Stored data
▶

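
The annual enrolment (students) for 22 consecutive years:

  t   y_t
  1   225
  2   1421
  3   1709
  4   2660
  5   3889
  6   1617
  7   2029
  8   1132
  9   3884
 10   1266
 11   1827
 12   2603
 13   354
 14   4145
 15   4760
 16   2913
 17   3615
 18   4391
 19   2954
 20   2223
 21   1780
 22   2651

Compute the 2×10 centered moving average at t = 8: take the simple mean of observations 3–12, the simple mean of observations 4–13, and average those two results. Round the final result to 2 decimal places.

2193.85

Sum over 3–12: 1709 + 2660 + 3889 + 1617 + 2029 + 1132 + 3884 + 1266 + 1827 + 2603 = 22616
Sum over 4–13: 2660 + 3889 + 1617 + 2029 + 1132 + 3884 + 1266 + 1827 + 2603 + 354 = 21261
CMA at t=8 = (22616 + 21261) / (2·10) = 43877 / 20 = 2193.85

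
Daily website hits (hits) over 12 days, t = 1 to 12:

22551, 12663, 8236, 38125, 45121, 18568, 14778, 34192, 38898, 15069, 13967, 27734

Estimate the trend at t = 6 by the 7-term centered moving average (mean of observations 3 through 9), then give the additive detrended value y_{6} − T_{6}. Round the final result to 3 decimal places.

Trend T_6 = (8236 + 38125 + 45121 + 18568 + 14778 + 34192 + 38898) / 7 = 197918/7 = 28274.00000
Detrended value: 18568 − 28274.00000 = -9706.000

-9706.000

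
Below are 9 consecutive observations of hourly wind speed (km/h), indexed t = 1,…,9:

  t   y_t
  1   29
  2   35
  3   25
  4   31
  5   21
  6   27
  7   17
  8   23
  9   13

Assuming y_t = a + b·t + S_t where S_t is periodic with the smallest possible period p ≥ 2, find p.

2

First differences y_{t+1} − y_t: 6, -10, 6, -10, 6, -10, …
The difference pattern repeats every 2 terms and not for any smaller step, so p = 2.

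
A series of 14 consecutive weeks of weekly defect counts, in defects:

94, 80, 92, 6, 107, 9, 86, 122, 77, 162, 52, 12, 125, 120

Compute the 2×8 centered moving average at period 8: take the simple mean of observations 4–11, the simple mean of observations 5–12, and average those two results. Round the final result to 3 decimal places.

78.000

Sum over 4–11: 6 + 107 + 9 + 86 + 122 + 77 + 162 + 52 = 621
Sum over 5–12: 107 + 9 + 86 + 122 + 77 + 162 + 52 + 12 = 627
CMA at t=8 = (621 + 627) / (2·8) = 1248 / 16 = 78.000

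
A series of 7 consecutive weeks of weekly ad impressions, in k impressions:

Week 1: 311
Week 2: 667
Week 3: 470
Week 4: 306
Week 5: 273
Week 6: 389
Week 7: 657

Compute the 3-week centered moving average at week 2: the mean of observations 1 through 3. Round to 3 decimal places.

Sum of periods 1–3: 311 + 667 + 470 = 1448
Divide by 3: 1448 / 3 = 482.667

482.667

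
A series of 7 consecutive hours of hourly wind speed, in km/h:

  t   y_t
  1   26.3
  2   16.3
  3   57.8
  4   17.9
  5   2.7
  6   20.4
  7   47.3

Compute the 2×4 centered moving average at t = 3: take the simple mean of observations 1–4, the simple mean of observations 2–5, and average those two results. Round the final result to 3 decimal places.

Sum over 1–4: 26.3 + 16.3 + 57.8 + 17.9 = 118.3
Sum over 2–5: 16.3 + 57.8 + 17.9 + 2.7 = 94.7
CMA at t=3 = (118.3 + 94.7) / (2·4) = 213.0 / 8 = 26.625

26.625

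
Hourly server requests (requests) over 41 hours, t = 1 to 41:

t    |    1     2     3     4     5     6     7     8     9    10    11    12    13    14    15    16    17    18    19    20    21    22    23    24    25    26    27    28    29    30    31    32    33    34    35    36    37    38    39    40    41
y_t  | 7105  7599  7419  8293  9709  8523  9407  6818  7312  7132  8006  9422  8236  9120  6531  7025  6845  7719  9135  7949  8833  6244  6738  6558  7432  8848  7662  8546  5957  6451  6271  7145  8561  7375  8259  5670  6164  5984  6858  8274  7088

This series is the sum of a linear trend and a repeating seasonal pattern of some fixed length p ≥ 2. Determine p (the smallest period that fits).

First differences y_{t+1} − y_t: 494, -180, 874, 1416, -1186, 884, -2589, 494, -180, 874, 1416, -1186, 884, -2589, 494, -180, …
The difference pattern repeats every 7 terms and not for any smaller step, so p = 7.

7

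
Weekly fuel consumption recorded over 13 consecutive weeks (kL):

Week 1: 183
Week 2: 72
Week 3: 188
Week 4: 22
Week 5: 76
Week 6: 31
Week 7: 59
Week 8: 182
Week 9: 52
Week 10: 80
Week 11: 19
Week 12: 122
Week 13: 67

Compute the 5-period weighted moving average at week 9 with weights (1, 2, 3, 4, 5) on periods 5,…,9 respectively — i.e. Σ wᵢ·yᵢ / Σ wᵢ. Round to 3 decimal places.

86.867

Weighted sum: 1·76 + 2·31 + 3·59 + 4·182 + 5·52 = 76 + 62 + 177 + 728 + 260 = 1303
Weight total: 1 + 2 + 3 + 4 + 5 = 15
WMA = 1303 / 15 = 86.867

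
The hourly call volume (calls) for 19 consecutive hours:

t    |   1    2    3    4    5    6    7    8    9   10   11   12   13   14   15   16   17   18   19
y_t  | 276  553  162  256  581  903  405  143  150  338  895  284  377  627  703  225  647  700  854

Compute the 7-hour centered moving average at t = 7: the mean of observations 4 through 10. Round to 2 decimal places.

Sum of periods 4–10: 256 + 581 + 903 + 405 + 143 + 150 + 338 = 2776
Divide by 7: 2776 / 7 = 396.57

396.57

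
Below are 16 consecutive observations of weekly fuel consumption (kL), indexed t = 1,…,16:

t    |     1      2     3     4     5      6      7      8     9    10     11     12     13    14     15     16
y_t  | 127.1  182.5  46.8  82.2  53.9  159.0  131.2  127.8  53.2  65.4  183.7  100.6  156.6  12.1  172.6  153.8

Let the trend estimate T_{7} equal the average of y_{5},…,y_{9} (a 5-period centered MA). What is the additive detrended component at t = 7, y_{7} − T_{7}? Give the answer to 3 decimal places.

26.180

Trend T_7 = (53.9 + 159.0 + 131.2 + 127.8 + 53.2) / 5 = 525.1/5 = 105.02000
Detrended value: 131.2 − 105.02000 = 26.180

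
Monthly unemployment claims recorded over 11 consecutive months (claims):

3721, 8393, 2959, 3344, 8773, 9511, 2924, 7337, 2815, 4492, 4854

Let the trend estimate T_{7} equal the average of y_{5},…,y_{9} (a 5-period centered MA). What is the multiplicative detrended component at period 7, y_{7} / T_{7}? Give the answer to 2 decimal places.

Trend T_7 = (8773 + 9511 + 2924 + 7337 + 2815) / 5 = 31360/5 = 6272.0000
Ratio to trend: 2924 / 6272.0000 = 0.47

0.47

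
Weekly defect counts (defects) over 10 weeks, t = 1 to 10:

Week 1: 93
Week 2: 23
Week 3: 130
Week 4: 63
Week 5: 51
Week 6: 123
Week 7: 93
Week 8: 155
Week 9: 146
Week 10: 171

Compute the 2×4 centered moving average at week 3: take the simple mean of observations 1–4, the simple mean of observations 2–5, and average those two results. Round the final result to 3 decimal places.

72.000

Sum over 1–4: 93 + 23 + 130 + 63 = 309
Sum over 2–5: 23 + 130 + 63 + 51 = 267
CMA at t=3 = (309 + 267) / (2·4) = 576 / 8 = 72.000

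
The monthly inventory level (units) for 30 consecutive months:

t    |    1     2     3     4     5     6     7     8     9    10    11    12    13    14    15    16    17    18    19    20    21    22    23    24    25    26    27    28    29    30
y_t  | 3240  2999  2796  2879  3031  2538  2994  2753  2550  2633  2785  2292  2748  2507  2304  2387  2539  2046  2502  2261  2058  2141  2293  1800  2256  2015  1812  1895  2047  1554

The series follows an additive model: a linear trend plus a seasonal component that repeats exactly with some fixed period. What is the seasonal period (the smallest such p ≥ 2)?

6

First differences y_{t+1} − y_t: -241, -203, 83, 152, -493, 456, -241, -203, 83, 152, -493, 456, -241, -203, …
The difference pattern repeats every 6 terms and not for any smaller step, so p = 6.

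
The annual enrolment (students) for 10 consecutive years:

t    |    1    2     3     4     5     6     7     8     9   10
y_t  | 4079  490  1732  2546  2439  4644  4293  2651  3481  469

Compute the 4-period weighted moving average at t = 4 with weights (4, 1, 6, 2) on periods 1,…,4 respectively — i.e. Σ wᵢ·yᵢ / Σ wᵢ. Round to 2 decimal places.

Weighted sum: 4·4079 + 1·490 + 6·1732 + 2·2546 = 16316 + 490 + 10392 + 5092 = 32290
Weight total: 4 + 1 + 6 + 2 = 13
WMA = 32290 / 13 = 2483.85

2483.85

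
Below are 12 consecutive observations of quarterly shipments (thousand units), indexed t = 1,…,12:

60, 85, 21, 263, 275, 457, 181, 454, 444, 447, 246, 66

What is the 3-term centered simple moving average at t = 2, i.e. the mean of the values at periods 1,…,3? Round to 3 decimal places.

55.333

Sum of periods 1–3: 60 + 85 + 21 = 166
Divide by 3: 166 / 3 = 55.333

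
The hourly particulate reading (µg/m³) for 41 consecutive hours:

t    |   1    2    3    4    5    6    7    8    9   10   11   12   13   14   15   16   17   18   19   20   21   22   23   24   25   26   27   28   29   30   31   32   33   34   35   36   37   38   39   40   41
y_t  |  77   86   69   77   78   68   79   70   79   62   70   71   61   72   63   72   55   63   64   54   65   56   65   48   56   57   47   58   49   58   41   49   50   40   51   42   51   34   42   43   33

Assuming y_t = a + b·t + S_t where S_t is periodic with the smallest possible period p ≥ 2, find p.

7

First differences y_{t+1} − y_t: 9, -17, 8, 1, -10, 11, -9, 9, -17, 8, 1, -10, 11, -9, 9, -17, …
The difference pattern repeats every 7 terms and not for any smaller step, so p = 7.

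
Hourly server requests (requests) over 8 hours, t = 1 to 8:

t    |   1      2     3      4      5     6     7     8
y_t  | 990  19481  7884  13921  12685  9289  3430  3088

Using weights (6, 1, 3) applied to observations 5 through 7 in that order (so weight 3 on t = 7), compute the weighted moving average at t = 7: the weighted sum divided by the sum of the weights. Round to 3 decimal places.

9568.900

Weighted sum: 6·12685 + 1·9289 + 3·3430 = 76110 + 9289 + 10290 = 95689
Weight total: 6 + 1 + 3 = 10
WMA = 95689 / 10 = 9568.900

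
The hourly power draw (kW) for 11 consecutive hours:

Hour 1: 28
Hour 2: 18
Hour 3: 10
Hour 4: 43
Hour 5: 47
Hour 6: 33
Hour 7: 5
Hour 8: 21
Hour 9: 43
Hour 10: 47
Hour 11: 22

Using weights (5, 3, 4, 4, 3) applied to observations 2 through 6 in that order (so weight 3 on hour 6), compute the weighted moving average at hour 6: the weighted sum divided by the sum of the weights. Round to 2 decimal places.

Weighted sum: 5·18 + 3·10 + 4·43 + 4·47 + 3·33 = 90 + 30 + 172 + 188 + 99 = 579
Weight total: 5 + 3 + 4 + 4 + 3 = 19
WMA = 579 / 19 = 30.47

30.47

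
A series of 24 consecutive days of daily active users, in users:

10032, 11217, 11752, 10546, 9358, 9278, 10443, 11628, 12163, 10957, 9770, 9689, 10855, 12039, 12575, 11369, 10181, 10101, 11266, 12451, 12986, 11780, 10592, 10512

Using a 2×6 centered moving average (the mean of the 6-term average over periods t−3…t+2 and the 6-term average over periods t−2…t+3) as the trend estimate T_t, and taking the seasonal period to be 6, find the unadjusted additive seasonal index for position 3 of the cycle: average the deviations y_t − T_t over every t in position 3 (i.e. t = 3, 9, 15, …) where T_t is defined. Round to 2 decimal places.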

◀

EXERCISE DIRECTIONS:
Every line above that has the string "days" needs to be copied.

EXPECTED ANSWER:
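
Daily website hits (hits) over 12 days, t = 1 to 12:
A series of 24 consecutive days of daily active users, in users: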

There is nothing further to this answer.